-- Opening Marker --

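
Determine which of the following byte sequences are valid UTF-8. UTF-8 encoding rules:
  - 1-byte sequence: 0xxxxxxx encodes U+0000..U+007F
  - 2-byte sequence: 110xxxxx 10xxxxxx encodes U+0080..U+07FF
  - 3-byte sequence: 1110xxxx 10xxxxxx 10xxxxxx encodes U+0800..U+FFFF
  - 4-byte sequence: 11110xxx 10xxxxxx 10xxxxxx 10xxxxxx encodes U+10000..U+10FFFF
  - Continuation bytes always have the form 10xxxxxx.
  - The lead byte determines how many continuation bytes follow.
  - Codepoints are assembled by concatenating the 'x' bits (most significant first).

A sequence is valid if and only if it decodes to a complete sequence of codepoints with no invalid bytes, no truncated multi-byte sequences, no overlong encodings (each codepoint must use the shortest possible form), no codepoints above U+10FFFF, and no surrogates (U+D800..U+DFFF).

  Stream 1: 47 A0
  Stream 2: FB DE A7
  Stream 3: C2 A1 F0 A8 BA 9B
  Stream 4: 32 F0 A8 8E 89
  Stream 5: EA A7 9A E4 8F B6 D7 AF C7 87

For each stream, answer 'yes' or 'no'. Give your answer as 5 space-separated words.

Stream 1: error at byte offset 1. INVALID
Stream 2: error at byte offset 0. INVALID
Stream 3: decodes cleanly. VALID
Stream 4: decodes cleanly. VALID
Stream 5: decodes cleanly. VALID

Answer: no no yes yes yes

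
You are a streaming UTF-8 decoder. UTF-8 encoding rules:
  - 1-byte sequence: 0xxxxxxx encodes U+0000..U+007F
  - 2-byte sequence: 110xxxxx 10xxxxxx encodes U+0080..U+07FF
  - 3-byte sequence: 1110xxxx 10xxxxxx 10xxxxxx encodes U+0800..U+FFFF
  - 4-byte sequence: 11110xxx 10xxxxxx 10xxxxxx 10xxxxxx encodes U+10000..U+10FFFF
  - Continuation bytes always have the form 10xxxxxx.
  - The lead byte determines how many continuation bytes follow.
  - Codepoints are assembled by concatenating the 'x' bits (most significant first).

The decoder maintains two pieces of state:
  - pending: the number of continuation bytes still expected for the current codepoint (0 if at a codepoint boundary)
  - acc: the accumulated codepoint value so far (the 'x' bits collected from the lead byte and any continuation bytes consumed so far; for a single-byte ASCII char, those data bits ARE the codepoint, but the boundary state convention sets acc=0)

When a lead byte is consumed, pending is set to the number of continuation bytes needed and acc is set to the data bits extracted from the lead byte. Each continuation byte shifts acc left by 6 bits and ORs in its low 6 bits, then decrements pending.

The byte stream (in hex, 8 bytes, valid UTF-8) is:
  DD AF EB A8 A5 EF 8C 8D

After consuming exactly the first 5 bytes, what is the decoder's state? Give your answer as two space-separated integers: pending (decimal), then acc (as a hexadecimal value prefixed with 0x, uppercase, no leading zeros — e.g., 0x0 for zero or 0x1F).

Byte[0]=DD: 2-byte lead. pending=1, acc=0x1D
Byte[1]=AF: continuation. acc=(acc<<6)|0x2F=0x76F, pending=0
Byte[2]=EB: 3-byte lead. pending=2, acc=0xB
Byte[3]=A8: continuation. acc=(acc<<6)|0x28=0x2E8, pending=1
Byte[4]=A5: continuation. acc=(acc<<6)|0x25=0xBA25, pending=0

Answer: 0 0xBA25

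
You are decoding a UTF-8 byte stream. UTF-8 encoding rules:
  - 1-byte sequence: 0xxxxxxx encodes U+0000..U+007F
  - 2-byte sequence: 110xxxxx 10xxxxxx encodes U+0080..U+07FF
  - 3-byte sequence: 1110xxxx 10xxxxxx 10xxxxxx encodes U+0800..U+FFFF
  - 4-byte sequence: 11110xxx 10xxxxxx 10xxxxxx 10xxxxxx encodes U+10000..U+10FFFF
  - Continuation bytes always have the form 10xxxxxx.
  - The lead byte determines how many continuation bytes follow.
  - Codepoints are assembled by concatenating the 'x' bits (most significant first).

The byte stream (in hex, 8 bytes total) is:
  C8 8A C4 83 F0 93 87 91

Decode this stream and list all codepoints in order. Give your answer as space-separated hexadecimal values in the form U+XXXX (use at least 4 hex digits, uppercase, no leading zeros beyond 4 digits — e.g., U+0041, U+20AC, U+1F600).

Answer: U+020A U+0103 U+131D1

Derivation:
Byte[0]=C8: 2-byte lead, need 1 cont bytes. acc=0x8
Byte[1]=8A: continuation. acc=(acc<<6)|0x0A=0x20A
Completed: cp=U+020A (starts at byte 0)
Byte[2]=C4: 2-byte lead, need 1 cont bytes. acc=0x4
Byte[3]=83: continuation. acc=(acc<<6)|0x03=0x103
Completed: cp=U+0103 (starts at byte 2)
Byte[4]=F0: 4-byte lead, need 3 cont bytes. acc=0x0
Byte[5]=93: continuation. acc=(acc<<6)|0x13=0x13
Byte[6]=87: continuation. acc=(acc<<6)|0x07=0x4C7
Byte[7]=91: continuation. acc=(acc<<6)|0x11=0x131D1
Completed: cp=U+131D1 (starts at byte 4)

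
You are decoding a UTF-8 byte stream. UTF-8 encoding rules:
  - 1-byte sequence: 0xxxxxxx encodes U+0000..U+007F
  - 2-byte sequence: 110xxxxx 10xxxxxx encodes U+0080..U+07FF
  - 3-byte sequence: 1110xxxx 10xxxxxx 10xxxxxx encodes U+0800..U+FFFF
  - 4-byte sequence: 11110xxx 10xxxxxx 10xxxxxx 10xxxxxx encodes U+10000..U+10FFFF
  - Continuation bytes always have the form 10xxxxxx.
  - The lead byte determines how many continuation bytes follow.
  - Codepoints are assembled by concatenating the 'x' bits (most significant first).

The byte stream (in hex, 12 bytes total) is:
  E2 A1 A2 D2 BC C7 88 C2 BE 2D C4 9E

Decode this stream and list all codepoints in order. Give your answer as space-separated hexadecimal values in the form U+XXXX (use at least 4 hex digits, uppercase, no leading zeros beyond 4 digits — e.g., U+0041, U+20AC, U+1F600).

Answer: U+2862 U+04BC U+01C8 U+00BE U+002D U+011E

Derivation:
Byte[0]=E2: 3-byte lead, need 2 cont bytes. acc=0x2
Byte[1]=A1: continuation. acc=(acc<<6)|0x21=0xA1
Byte[2]=A2: continuation. acc=(acc<<6)|0x22=0x2862
Completed: cp=U+2862 (starts at byte 0)
Byte[3]=D2: 2-byte lead, need 1 cont bytes. acc=0x12
Byte[4]=BC: continuation. acc=(acc<<6)|0x3C=0x4BC
Completed: cp=U+04BC (starts at byte 3)
Byte[5]=C7: 2-byte lead, need 1 cont bytes. acc=0x7
Byte[6]=88: continuation. acc=(acc<<6)|0x08=0x1C8
Completed: cp=U+01C8 (starts at byte 5)
Byte[7]=C2: 2-byte lead, need 1 cont bytes. acc=0x2
Byte[8]=BE: continuation. acc=(acc<<6)|0x3E=0xBE
Completed: cp=U+00BE (starts at byte 7)
Byte[9]=2D: 1-byte ASCII. cp=U+002D
Byte[10]=C4: 2-byte lead, need 1 cont bytes. acc=0x4
Byte[11]=9E: continuation. acc=(acc<<6)|0x1E=0x11E
Completed: cp=U+011E (starts at byte 10)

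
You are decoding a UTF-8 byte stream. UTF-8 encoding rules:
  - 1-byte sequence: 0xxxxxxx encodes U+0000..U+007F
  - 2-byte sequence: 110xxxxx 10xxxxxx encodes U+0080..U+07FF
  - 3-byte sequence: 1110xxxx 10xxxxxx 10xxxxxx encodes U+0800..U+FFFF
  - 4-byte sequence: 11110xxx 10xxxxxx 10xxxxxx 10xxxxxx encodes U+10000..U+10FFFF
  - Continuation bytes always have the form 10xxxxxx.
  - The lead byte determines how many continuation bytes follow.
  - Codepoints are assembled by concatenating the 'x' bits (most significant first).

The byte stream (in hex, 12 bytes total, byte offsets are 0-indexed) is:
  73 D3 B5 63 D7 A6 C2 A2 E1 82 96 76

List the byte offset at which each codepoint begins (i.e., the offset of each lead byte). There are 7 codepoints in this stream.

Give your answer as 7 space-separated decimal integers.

Answer: 0 1 3 4 6 8 11

Derivation:
Byte[0]=73: 1-byte ASCII. cp=U+0073
Byte[1]=D3: 2-byte lead, need 1 cont bytes. acc=0x13
Byte[2]=B5: continuation. acc=(acc<<6)|0x35=0x4F5
Completed: cp=U+04F5 (starts at byte 1)
Byte[3]=63: 1-byte ASCII. cp=U+0063
Byte[4]=D7: 2-byte lead, need 1 cont bytes. acc=0x17
Byte[5]=A6: continuation. acc=(acc<<6)|0x26=0x5E6
Completed: cp=U+05E6 (starts at byte 4)
Byte[6]=C2: 2-byte lead, need 1 cont bytes. acc=0x2
Byte[7]=A2: continuation. acc=(acc<<6)|0x22=0xA2
Completed: cp=U+00A2 (starts at byte 6)
Byte[8]=E1: 3-byte lead, need 2 cont bytes. acc=0x1
Byte[9]=82: continuation. acc=(acc<<6)|0x02=0x42
Byte[10]=96: continuation. acc=(acc<<6)|0x16=0x1096
Completed: cp=U+1096 (starts at byte 8)
Byte[11]=76: 1-byte ASCII. cp=U+0076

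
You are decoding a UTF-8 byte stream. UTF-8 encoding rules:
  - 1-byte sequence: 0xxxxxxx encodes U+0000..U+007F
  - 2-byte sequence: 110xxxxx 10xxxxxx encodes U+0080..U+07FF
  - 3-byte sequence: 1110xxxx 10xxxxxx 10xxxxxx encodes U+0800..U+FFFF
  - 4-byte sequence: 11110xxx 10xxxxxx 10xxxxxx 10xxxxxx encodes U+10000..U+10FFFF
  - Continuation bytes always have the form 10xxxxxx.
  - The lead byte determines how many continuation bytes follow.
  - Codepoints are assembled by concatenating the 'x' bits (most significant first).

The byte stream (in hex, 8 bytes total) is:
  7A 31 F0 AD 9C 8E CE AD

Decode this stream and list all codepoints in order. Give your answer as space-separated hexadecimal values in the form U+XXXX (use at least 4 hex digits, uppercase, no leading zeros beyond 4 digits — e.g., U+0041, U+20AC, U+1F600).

Byte[0]=7A: 1-byte ASCII. cp=U+007A
Byte[1]=31: 1-byte ASCII. cp=U+0031
Byte[2]=F0: 4-byte lead, need 3 cont bytes. acc=0x0
Byte[3]=AD: continuation. acc=(acc<<6)|0x2D=0x2D
Byte[4]=9C: continuation. acc=(acc<<6)|0x1C=0xB5C
Byte[5]=8E: continuation. acc=(acc<<6)|0x0E=0x2D70E
Completed: cp=U+2D70E (starts at byte 2)
Byte[6]=CE: 2-byte lead, need 1 cont bytes. acc=0xE
Byte[7]=AD: continuation. acc=(acc<<6)|0x2D=0x3AD
Completed: cp=U+03AD (starts at byte 6)

Answer: U+007A U+0031 U+2D70E U+03AD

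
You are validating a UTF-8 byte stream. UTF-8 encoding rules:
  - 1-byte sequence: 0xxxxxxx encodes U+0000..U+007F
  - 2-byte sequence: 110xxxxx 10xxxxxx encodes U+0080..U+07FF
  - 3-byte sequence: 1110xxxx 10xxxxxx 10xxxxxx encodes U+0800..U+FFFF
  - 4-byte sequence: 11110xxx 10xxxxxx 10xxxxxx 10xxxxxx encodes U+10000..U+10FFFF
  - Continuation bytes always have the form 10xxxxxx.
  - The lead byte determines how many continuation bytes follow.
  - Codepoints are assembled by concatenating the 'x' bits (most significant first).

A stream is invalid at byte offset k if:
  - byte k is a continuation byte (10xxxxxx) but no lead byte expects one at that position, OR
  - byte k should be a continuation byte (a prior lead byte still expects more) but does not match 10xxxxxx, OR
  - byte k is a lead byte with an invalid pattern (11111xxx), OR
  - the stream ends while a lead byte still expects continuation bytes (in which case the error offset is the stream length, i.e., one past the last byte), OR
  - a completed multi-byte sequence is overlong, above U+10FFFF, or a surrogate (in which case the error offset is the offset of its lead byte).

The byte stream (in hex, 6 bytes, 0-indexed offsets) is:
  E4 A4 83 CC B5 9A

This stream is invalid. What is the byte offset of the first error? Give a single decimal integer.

Byte[0]=E4: 3-byte lead, need 2 cont bytes. acc=0x4
Byte[1]=A4: continuation. acc=(acc<<6)|0x24=0x124
Byte[2]=83: continuation. acc=(acc<<6)|0x03=0x4903
Completed: cp=U+4903 (starts at byte 0)
Byte[3]=CC: 2-byte lead, need 1 cont bytes. acc=0xC
Byte[4]=B5: continuation. acc=(acc<<6)|0x35=0x335
Completed: cp=U+0335 (starts at byte 3)
Byte[5]=9A: INVALID lead byte (not 0xxx/110x/1110/11110)

Answer: 5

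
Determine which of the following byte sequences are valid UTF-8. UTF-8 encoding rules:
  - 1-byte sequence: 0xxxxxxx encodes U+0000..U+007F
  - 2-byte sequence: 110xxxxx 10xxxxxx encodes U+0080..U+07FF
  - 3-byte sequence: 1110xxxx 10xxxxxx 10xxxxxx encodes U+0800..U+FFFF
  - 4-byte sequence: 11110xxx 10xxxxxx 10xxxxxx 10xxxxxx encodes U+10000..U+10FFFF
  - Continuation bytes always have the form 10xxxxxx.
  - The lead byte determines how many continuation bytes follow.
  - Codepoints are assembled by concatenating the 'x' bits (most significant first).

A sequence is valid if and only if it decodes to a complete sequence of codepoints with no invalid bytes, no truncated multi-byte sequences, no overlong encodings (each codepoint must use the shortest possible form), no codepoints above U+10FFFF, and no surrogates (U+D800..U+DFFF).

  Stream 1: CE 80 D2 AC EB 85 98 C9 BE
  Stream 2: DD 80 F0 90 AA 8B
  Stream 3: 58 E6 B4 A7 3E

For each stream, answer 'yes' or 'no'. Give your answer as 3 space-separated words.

Stream 1: decodes cleanly. VALID
Stream 2: decodes cleanly. VALID
Stream 3: decodes cleanly. VALID

Answer: yes yes yes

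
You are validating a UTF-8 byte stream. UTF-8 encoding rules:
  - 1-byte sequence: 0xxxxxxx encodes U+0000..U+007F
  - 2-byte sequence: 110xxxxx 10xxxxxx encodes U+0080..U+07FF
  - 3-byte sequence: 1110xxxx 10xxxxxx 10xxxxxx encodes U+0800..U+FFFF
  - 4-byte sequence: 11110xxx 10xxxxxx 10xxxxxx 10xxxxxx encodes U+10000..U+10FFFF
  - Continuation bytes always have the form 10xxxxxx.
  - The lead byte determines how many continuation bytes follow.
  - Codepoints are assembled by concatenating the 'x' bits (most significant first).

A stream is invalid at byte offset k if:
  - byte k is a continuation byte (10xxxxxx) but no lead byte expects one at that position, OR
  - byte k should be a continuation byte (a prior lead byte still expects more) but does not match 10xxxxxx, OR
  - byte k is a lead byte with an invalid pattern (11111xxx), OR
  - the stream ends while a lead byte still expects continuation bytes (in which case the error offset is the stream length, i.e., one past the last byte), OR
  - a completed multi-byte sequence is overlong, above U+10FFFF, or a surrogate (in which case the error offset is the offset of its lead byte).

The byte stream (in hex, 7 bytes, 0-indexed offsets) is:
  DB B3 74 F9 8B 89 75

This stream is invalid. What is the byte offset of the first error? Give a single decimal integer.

Byte[0]=DB: 2-byte lead, need 1 cont bytes. acc=0x1B
Byte[1]=B3: continuation. acc=(acc<<6)|0x33=0x6F3
Completed: cp=U+06F3 (starts at byte 0)
Byte[2]=74: 1-byte ASCII. cp=U+0074
Byte[3]=F9: INVALID lead byte (not 0xxx/110x/1110/11110)

Answer: 3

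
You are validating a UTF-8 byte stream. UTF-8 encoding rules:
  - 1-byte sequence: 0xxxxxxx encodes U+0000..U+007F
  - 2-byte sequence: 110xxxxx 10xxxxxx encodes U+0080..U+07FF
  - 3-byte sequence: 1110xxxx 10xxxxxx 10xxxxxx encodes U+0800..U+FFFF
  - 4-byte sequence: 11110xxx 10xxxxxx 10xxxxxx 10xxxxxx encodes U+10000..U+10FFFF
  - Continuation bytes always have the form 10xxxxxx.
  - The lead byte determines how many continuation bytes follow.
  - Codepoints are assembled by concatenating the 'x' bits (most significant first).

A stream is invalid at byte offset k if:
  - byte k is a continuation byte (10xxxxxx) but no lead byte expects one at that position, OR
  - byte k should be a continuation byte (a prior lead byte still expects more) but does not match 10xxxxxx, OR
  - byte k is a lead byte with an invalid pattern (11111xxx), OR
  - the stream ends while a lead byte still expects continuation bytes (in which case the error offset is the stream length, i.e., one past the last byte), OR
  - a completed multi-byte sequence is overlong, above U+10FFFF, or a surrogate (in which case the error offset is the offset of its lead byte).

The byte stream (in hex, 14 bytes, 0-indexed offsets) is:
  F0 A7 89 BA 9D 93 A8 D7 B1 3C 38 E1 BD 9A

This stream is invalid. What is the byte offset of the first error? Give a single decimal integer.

Byte[0]=F0: 4-byte lead, need 3 cont bytes. acc=0x0
Byte[1]=A7: continuation. acc=(acc<<6)|0x27=0x27
Byte[2]=89: continuation. acc=(acc<<6)|0x09=0x9C9
Byte[3]=BA: continuation. acc=(acc<<6)|0x3A=0x2727A
Completed: cp=U+2727A (starts at byte 0)
Byte[4]=9D: INVALID lead byte (not 0xxx/110x/1110/11110)

Answer: 4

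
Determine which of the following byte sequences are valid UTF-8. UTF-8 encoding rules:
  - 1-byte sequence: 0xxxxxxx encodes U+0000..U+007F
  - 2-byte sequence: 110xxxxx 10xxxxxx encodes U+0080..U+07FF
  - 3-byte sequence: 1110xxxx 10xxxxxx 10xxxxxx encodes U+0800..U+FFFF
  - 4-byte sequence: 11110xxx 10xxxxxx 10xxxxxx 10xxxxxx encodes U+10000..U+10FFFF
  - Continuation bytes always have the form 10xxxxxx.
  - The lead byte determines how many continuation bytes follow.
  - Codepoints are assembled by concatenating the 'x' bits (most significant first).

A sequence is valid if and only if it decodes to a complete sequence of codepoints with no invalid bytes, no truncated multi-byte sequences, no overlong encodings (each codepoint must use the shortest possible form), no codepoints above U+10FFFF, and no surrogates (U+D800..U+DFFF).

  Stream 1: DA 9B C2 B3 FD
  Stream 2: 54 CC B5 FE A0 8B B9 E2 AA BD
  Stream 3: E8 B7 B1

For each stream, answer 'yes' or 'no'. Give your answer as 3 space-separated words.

Answer: no no yes

Derivation:
Stream 1: error at byte offset 4. INVALID
Stream 2: error at byte offset 3. INVALID
Stream 3: decodes cleanly. VALID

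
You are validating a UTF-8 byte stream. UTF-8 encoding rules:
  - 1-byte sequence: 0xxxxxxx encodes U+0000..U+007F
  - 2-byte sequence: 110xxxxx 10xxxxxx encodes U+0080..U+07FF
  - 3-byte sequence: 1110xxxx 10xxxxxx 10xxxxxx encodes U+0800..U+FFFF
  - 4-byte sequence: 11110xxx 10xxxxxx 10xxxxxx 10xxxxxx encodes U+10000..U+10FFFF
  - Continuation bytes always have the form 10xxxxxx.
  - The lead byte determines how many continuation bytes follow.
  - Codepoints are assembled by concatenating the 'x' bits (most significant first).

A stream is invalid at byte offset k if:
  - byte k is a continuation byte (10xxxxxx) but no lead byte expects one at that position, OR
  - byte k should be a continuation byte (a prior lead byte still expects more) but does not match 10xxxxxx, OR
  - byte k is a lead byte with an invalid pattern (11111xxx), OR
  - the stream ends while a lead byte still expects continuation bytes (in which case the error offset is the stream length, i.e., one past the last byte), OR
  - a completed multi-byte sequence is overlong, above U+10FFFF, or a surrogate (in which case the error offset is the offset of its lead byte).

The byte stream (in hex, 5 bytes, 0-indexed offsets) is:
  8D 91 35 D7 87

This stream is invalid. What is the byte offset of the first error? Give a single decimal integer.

Answer: 0

Derivation:
Byte[0]=8D: INVALID lead byte (not 0xxx/110x/1110/11110)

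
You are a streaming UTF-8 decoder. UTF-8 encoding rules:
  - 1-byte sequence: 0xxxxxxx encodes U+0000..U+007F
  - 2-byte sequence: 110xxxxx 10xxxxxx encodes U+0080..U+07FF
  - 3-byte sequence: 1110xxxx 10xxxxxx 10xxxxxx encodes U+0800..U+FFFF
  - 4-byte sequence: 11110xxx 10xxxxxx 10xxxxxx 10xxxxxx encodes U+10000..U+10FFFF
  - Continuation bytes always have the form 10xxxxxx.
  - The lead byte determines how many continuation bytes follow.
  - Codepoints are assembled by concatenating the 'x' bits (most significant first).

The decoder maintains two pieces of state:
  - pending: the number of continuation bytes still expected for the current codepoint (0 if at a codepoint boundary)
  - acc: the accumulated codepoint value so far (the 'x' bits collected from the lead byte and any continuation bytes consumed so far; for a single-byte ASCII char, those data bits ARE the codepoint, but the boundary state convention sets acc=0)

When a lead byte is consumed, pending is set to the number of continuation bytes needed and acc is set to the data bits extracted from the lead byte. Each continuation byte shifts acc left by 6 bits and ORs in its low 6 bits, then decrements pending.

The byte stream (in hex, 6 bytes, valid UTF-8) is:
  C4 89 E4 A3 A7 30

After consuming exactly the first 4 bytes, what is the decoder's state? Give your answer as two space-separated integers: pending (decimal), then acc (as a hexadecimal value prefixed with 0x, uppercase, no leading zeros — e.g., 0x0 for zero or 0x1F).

Answer: 1 0x123

Derivation:
Byte[0]=C4: 2-byte lead. pending=1, acc=0x4
Byte[1]=89: continuation. acc=(acc<<6)|0x09=0x109, pending=0
Byte[2]=E4: 3-byte lead. pending=2, acc=0x4
Byte[3]=A3: continuation. acc=(acc<<6)|0x23=0x123, pending=1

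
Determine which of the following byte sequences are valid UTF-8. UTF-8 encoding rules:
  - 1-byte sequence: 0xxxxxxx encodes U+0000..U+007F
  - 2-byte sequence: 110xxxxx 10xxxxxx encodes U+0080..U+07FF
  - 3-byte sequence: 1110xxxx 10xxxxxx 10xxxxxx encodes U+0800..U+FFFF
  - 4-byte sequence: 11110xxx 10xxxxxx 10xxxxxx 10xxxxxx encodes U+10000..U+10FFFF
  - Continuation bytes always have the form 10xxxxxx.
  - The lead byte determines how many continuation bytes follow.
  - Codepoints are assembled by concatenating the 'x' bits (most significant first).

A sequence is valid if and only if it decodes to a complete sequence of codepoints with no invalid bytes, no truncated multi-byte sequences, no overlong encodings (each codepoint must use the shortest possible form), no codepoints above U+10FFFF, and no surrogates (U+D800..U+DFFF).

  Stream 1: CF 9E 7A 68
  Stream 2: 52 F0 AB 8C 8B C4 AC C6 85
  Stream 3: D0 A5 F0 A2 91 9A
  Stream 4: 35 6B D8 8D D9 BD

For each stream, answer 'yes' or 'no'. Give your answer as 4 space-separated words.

Stream 1: decodes cleanly. VALID
Stream 2: decodes cleanly. VALID
Stream 3: decodes cleanly. VALID
Stream 4: decodes cleanly. VALID

Answer: yes yes yes yes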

-- Closing Marker --

A single number is the answer: the count of lines above that include the string "total".

4